======== GIVEN DATA ========
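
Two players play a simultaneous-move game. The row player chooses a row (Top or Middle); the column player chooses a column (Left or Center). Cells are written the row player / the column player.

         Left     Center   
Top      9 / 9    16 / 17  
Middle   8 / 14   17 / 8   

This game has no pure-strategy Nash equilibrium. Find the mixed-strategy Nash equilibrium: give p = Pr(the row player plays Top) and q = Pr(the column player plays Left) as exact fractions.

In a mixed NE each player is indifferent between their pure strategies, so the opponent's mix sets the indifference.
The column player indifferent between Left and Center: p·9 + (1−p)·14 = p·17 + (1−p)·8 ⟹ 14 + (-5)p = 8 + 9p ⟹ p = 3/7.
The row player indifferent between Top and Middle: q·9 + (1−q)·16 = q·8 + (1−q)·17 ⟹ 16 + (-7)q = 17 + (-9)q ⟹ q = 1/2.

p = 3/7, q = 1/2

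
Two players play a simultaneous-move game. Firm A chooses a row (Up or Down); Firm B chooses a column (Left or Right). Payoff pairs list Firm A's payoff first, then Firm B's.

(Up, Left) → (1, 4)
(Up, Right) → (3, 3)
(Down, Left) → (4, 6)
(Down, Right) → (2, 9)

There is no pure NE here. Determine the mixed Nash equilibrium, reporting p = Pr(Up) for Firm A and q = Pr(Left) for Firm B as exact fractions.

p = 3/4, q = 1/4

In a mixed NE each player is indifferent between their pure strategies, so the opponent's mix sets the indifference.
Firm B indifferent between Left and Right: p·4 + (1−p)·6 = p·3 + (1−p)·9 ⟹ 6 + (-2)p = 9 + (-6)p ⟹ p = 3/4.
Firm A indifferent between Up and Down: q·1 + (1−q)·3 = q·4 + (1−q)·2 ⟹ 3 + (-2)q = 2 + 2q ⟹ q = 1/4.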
========
======== GIVEN DATA ========
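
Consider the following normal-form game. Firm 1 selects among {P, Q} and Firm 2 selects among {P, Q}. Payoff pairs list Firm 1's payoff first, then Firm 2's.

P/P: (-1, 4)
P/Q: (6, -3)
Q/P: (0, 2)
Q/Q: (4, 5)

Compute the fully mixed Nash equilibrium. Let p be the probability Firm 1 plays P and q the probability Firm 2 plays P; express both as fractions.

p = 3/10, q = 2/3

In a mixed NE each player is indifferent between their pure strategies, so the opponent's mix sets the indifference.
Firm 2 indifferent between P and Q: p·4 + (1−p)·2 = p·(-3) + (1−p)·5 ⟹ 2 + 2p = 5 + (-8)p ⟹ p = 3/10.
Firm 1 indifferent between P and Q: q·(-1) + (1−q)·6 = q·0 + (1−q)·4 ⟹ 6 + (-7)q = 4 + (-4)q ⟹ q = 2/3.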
========
- _THE PROBLEM_
In the listing above, find the line containing "Two players play a simultaneous-move game. The" and the line containing "(Down, Left) → (4, 6)". Output them and every line between, exactly, and nothing else.

- _SOLUTION TO THIS EXERCISE_
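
Two players play a simultaneous-move game. The row player chooses a row (Top or Middle); the column player chooses a column (Left or Center). Cells are written the row player / the column player.

         Left     Center   
Top      9 / 9    16 / 17  
Middle   8 / 14   17 / 8   

This game has no pure-strategy Nash equilibrium. Find the mixed-strategy Nash equilibrium: give p = Pr(the row player plays Top) and q = Pr(the column player plays Left) as exact fractions.

In a mixed NE each player is indifferent between their pure strategies, so the opponent's mix sets the indifference.
The column player indifferent between Left and Center: p·9 + (1−p)·14 = p·17 + (1−p)·8 ⟹ 14 + (-5)p = 8 + 9p ⟹ p = 3/7.
The row player indifferent between Top and Middle: q·9 + (1−q)·16 = q·8 + (1−q)·17 ⟹ 16 + (-7)q = 17 + (-9)q ⟹ q = 1/2.

p = 3/7, q = 1/2

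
Two players play a simultaneous-move game. Firm A chooses a row (Up or Down); Firm B chooses a column (Left or Right). Payoff pairs list Firm A's payoff first, then Firm B's.

(Up, Left) → (1, 4)
(Up, Right) → (3, 3)
(Down, Left) → (4, 6)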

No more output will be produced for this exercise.